▸ **Activity**
Nothing in the entries may be dropped: restate them word for word.

Stored entries:
....................
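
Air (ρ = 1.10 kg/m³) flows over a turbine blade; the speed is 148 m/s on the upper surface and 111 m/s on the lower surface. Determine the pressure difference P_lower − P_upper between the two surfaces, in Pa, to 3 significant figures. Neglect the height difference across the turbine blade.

The pressure is lower where the speed is higher: ΔP = ½ρ(v_up² − v_low²).
ΔP = ½·1.10·(148² − 111²) = 5270 Pa.

ΔP ≈ 5270 Pa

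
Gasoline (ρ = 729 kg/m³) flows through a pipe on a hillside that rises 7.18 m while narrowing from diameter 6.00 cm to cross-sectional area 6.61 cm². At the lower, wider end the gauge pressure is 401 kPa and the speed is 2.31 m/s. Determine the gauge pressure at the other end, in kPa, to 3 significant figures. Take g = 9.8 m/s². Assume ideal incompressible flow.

P₂ = 316 kPa

By continuity, v₂ = v₁·A₁/A₂ = 2.31·(28.3/6.61) = 9.88 m/s.
Bernoulli: P₁ + ½ρv₁² + ρg h₁ = P₂ + ½ρv₂² + ρg h₂, so P₂ = P₁ + ½ρ(v₁² − v₂²) − ρg(h₂ − h₁).
P₂ = 401000 + ½·729·(2.31² − 9.88²) − 729·9.8·(+7.18) = 401000 + (-33600) − (51300) = 316000 Pa.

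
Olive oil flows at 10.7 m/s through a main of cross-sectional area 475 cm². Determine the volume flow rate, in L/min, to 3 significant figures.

30500 L/min

Q = A·v = 0.0475 m² × 10.7 m/s = 0.508 m³/s.
Converting: 0.508 m³/s × 60000 = 30500 L/min.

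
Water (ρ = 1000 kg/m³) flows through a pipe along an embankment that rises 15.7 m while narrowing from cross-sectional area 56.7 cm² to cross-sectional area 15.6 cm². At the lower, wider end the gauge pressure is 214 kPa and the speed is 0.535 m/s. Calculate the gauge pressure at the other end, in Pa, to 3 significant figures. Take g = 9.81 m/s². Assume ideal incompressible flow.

P₂ ≈ 58200 Pa

The volume flow rate is constant, so v₂ = (A₁/A₂)v₁ = (56.7/15.6)·0.535 = 1.94 m/s.
Applying Bernoulli between the two ends and solving for P₂: P₂ = P₁ + ½ρ(v₁² − v₂²) − ρgΔh.
P₂ = 214000 + ½·1000·(0.535² − 1.94²) − 1000·9.81·(+15.7) = 214000 + (-1750) − (154000) = 58200 Pa.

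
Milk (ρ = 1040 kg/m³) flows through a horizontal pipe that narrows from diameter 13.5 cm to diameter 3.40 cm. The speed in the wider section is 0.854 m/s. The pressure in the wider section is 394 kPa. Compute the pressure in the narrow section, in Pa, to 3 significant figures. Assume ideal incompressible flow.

By continuity, v₂ = v₁·A₁/A₂ = 0.854·(143/9.08) = 13.5 m/s.
Along the horizontal streamline, P + ½ρv² is constant.
P₂ = P₁ − ½ρ(v₂² − v₁²) = 394000 − ½·1040·(13.5² − 0.854²) = 394000 − 93900 = 300000 Pa.

300000 Pa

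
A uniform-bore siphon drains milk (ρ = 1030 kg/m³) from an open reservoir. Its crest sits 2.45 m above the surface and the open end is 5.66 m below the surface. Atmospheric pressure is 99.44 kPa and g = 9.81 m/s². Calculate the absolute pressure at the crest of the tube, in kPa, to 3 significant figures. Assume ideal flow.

Bernoulli surface→outlet gives ½v² = g·h_out, so v = √(2·9.81·5.66) = 10.5 m/s.
With constant cross-section the crest speed equals v; applying Bernoulli from the surface up to the crest, P_top = P_atm − ½ρv² − ρg·h_top.
P_top = 99440 − ½·1030·10.5² − 1030·9.81·2.45 = 17500 Pa.

P_top = 17.5 kPa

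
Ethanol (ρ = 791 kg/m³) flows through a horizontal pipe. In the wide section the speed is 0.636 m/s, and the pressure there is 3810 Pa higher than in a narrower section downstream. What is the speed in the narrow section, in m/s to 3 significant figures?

v₂ ≈ 3.17 m/s

Along the level pipe P + ½ρv² is conserved, hence v₂² = v₁² + 2(P₁ − P₂)/ρ.
v₂ = √(0.636² + 2·3810/791) = √(0.404 + 9.63) = 3.17 m/s.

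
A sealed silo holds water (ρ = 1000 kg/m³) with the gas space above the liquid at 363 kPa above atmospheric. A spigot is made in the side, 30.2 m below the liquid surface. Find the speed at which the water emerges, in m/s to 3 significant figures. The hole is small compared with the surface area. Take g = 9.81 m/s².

Take point 1 at the surface (v₁ ≈ 0) and point 2 at the hole (at atmospheric pressure). Bernoulli: P₁ + ρg h = P_atm + ½ρv₂².
With P₁ − P_atm = 363000 Pa, v₂ = √(2gh + 2ΔP/ρ) = √(2·9.81·30.2 + 2·363000/1000) = 36.3 m/s.

36.3 m/s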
....................
▸ **Worked solution**
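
Air (ρ = 1.10 kg/m³) flows over a turbine blade; the speed is 148 m/s on the upper surface and 111 m/s on the lower surface. Determine the pressure difference P_lower − P_upper between the two surfaces, in Pa, to 3 significant figures. Neglect the height difference across the turbine blade.

The pressure is lower where the speed is higher: ΔP = ½ρ(v_up² − v_low²).
ΔP = ½·1.10·(148² − 111²) = 5270 Pa.

ΔP ≈ 5270 Pa

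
Gasoline (ρ = 729 kg/m³) flows through a pipe on a hillside that rises 7.18 m while narrowing from diameter 6.00 cm to cross-sectional area 6.61 cm². At the lower, wider end the gauge pressure is 401 kPa and the speed is 2.31 m/s. Determine the gauge pressure at the other end, in kPa, to 3 significant figures. Take g = 9.8 m/s². Assume ideal incompressible flow.

P₂ = 316 kPa

By continuity, v₂ = v₁·A₁/A₂ = 2.31·(28.3/6.61) = 9.88 m/s.
Bernoulli: P₁ + ½ρv₁² + ρg h₁ = P₂ + ½ρv₂² + ρg h₂, so P₂ = P₁ + ½ρ(v₁² − v₂²) − ρg(h₂ − h₁).
P₂ = 401000 + ½·729·(2.31² − 9.88²) − 729·9.8·(+7.18) = 401000 + (-33600) − (51300) = 316000 Pa.

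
Olive oil flows at 10.7 m/s through a main of cross-sectional area 475 cm². Determine the volume flow rate, in L/min, to 3 significant figures.

30500 L/min

Q = A·v = 0.0475 m² × 10.7 m/s = 0.508 m³/s.
Converting: 0.508 m³/s × 60000 = 30500 L/min.

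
Water (ρ = 1000 kg/m³) flows through a pipe along an embankment that rises 15.7 m while narrowing from cross-sectional area 56.7 cm² to cross-sectional area 15.6 cm². At the lower, wider end the gauge pressure is 214 kPa and the speed is 0.535 m/s. Calculate the gauge pressure at the other end, in Pa, to 3 significant figures. Take g = 9.81 m/s². Assume ideal incompressible flow.

P₂ ≈ 58200 Pa

The volume flow rate is constant, so v₂ = (A₁/A₂)v₁ = (56.7/15.6)·0.535 = 1.94 m/s.
Applying Bernoulli between the two ends and solving for P₂: P₂ = P₁ + ½ρ(v₁² − v₂²) − ρgΔh.
P₂ = 214000 + ½·1000·(0.535² − 1.94²) − 1000·9.81·(+15.7) = 214000 + (-1750) − (154000) = 58200 Pa.

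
Milk (ρ = 1040 kg/m³) flows through a horizontal pipe that narrows from diameter 13.5 cm to diameter 3.40 cm. The speed in the wider section is 0.854 m/s. The pressure in the wider section is 394 kPa. Compute the pressure in the narrow section, in Pa, to 3 significant figures. Assume ideal incompressible flow.

By continuity, v₂ = v₁·A₁/A₂ = 0.854·(143/9.08) = 13.5 m/s.
Along the horizontal streamline, P + ½ρv² is constant.
P₂ = P₁ − ½ρ(v₂² − v₁²) = 394000 − ½·1040·(13.5² − 0.854²) = 394000 − 93900 = 300000 Pa.

300000 Pa

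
A uniform-bore siphon drains milk (ρ = 1030 kg/m³) from an open reservoir. Its crest sits 2.45 m above the surface and the open end is 5.66 m below the surface. Atmospheric pressure is 99.44 kPa and g = 9.81 m/s². Calculate the absolute pressure at the crest of the tube, in kPa, to 3 significant figures. Assume ideal flow.

Bernoulli surface→outlet gives ½v² = g·h_out, so v = √(2·9.81·5.66) = 10.5 m/s.
With constant cross-section the crest speed equals v; applying Bernoulli from the surface up to the crest, P_top = P_atm − ½ρv² − ρg·h_top.
P_top = 99440 − ½·1030·10.5² − 1030·9.81·2.45 = 17500 Pa.

P_top = 17.5 kPa

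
Ethanol (ρ = 791 kg/m³) flows through a horizontal pipe. In the wide section the speed is 0.636 m/s, and the pressure there is 3810 Pa higher than in a narrower section downstream. What is the speed in the narrow section, in m/s to 3 significant figures?

v₂ ≈ 3.17 m/s

Along the level pipe P + ½ρv² is conserved, hence v₂² = v₁² + 2(P₁ − P₂)/ρ.
v₂ = √(0.636² + 2·3810/791) = √(0.404 + 9.63) = 3.17 m/s.

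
A sealed silo holds water (ρ = 1000 kg/m³) with the gas space above the liquid at 363 kPa above atmospheric. A spigot is made in the side, 30.2 m below the liquid surface. Find the speed at which the water emerges, in m/s to 3 significant figures. The hole is small compared with the surface area. Take g = 9.81 m/s².

Take point 1 at the surface (v₁ ≈ 0) and point 2 at the hole (at atmospheric pressure). Bernoulli: P₁ + ρg h = P_atm + ½ρv₂².
With P₁ − P_atm = 363000 Pa, v₂ = √(2gh + 2ΔP/ρ) = √(2·9.81·30.2 + 2·363000/1000) = 36.3 m/s.

36.3 m/s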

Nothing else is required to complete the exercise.